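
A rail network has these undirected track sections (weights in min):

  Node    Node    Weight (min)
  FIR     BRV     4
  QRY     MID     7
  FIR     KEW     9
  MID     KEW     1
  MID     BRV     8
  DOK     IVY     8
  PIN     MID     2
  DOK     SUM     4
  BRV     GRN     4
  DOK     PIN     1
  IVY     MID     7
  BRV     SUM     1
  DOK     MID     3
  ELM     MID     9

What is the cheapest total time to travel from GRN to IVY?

Settle nodes by increasing distance from GRN:
GRN: 0
BRV: 4  (via GRN)
SUM: 5  (via BRV)
FIR: 8  (via BRV)
DOK: 9  (via SUM)
PIN: 10  (via DOK)
MID: 12  (via BRV)
KEW: 13  (via MID)
IVY: 17  (via DOK)
Shortest route: GRN → BRV → SUM → DOK → IVY = 17 min.

17 min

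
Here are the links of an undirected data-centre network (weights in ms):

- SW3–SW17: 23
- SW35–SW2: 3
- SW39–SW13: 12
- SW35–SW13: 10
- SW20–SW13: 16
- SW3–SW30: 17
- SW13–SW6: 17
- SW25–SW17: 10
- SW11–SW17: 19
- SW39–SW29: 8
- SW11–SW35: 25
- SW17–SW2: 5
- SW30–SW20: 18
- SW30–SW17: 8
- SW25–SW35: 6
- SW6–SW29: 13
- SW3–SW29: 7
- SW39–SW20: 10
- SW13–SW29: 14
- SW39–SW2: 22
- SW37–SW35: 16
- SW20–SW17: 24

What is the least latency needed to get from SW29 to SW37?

Settle nodes by increasing distance from SW29:
SW29: 0
SW3: 7  (via SW29)
SW39: 8  (via SW29)
SW6: 13  (via SW29)
SW13: 14  (via SW29)
SW20: 18  (via SW39)
SW30: 24  (via SW3)
SW35: 24  (via SW13)
SW2: 27  (via SW35)
SW25: 30  (via SW35)
SW17: 30  (via SW3)
SW37: 40  (via SW35)
Shortest route: SW29–SW13–SW35–SW37 = 40 ms.

40 ms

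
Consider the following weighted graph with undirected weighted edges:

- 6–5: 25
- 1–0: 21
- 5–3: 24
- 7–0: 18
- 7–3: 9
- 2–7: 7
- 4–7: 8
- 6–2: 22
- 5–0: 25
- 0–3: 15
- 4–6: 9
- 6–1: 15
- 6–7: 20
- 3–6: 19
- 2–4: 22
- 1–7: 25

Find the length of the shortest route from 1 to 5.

Shortest distances from 1:
1: 0
6: 15  (via 1)
0: 21  (via 1)
4: 24  (via 6)
7: 25  (via 1)
2: 32  (via 7)
3: 34  (via 6)
5: 40  (via 6)
Shortest route: 1–6–5 = 40.

40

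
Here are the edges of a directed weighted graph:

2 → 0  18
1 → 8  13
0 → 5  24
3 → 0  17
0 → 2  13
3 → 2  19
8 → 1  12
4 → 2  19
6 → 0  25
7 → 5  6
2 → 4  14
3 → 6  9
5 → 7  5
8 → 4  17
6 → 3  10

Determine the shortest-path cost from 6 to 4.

43

Running Dijkstra from 6:
6: 0
3: 10  (via 6)
0: 25  (via 6)
2: 29  (via 3)
4: 43  (via 2)
Shortest route: 6 → 3 → 2 → 4 = 43.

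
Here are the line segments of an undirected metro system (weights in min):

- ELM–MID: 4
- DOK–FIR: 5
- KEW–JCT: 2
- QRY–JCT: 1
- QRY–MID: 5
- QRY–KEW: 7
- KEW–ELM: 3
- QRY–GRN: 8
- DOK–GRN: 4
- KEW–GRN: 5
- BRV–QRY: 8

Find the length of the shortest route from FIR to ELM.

17 min

Settle nodes by increasing distance from FIR:
FIR: 0
DOK: 5  (via FIR)
GRN: 9  (via DOK)
KEW: 14  (via GRN)
JCT: 16  (via KEW)
QRY: 17  (via GRN)
ELM: 17  (via KEW)
Shortest route: FIR–DOK–GRN–KEW–ELM = 17 min.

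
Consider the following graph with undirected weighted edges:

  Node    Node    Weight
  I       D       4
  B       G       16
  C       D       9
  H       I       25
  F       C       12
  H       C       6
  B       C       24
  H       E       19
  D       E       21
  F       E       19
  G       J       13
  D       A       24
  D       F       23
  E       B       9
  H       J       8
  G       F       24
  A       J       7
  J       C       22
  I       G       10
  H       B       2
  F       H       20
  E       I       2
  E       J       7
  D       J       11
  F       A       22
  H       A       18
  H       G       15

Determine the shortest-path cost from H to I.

13

Enumerating some paths:
H–J–E–I: 8+7+2 = 17
H–B–E–I: 2+9+2 = 13
Cheapest is H–B–E–I at 13.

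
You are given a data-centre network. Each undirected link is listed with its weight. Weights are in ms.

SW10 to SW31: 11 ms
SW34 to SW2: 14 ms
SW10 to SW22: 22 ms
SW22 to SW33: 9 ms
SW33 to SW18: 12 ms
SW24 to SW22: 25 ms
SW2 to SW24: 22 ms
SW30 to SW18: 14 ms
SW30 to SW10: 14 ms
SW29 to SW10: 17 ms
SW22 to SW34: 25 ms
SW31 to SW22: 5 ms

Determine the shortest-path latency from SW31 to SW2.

Running Dijkstra from SW31:
SW31: 0
SW22: 5  (via SW31)
SW10: 11  (via SW31)
SW33: 14  (via SW22)
SW30: 25  (via SW10)
SW18: 26  (via SW33)
SW29: 28  (via SW10)
SW34: 30  (via SW22)
SW24: 30  (via SW22)
SW2: 44  (via SW34)
Shortest route: SW31–SW22–SW34–SW2 = 44 ms.

44 ms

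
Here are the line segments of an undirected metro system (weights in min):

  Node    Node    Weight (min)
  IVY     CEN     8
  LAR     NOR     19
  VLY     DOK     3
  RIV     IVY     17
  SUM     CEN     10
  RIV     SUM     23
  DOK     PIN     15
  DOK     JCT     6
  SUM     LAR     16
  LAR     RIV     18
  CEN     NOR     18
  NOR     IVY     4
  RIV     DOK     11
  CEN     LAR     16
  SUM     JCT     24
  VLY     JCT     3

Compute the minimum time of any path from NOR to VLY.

35 min

Settle nodes by increasing distance from NOR:
NOR: 0
IVY: 4  (via NOR)
CEN: 12  (via IVY)
LAR: 19  (via NOR)
RIV: 21  (via IVY)
SUM: 22  (via CEN)
DOK: 32  (via RIV)
VLY: 35  (via DOK)
Shortest route: NOR–IVY–RIV–DOK–VLY = 35 min.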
__________________________________________________
* **Work item**: Starting at the first line of the data above, retype each line exactly until you reach the line containing "- SW30–SW20: 18", and include that line too.

* **Output for this exercise**:
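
A rail network has these undirected track sections (weights in min):

  Node    Node    Weight (min)
  FIR     BRV     4
  QRY     MID     7
  FIR     KEW     9
  MID     KEW     1
  MID     BRV     8
  DOK     IVY     8
  PIN     MID     2
  DOK     SUM     4
  BRV     GRN     4
  DOK     PIN     1
  IVY     MID     7
  BRV     SUM     1
  DOK     MID     3
  ELM     MID     9

What is the cheapest total time to travel from GRN to IVY?

Settle nodes by increasing distance from GRN:
GRN: 0
BRV: 4  (via GRN)
SUM: 5  (via BRV)
FIR: 8  (via BRV)
DOK: 9  (via SUM)
PIN: 10  (via DOK)
MID: 12  (via BRV)
KEW: 13  (via MID)
IVY: 17  (via DOK)
Shortest route: GRN → BRV → SUM → DOK → IVY = 17 min.

17 min

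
Here are the links of an undirected data-centre network (weights in ms):

- SW3–SW17: 23
- SW35–SW2: 3
- SW39–SW13: 12
- SW35–SW13: 10
- SW20–SW13: 16
- SW3–SW30: 17
- SW13–SW6: 17
- SW25–SW17: 10
- SW11–SW17: 19
- SW39–SW29: 8
- SW11–SW35: 25
- SW17–SW2: 5
- SW30–SW20: 18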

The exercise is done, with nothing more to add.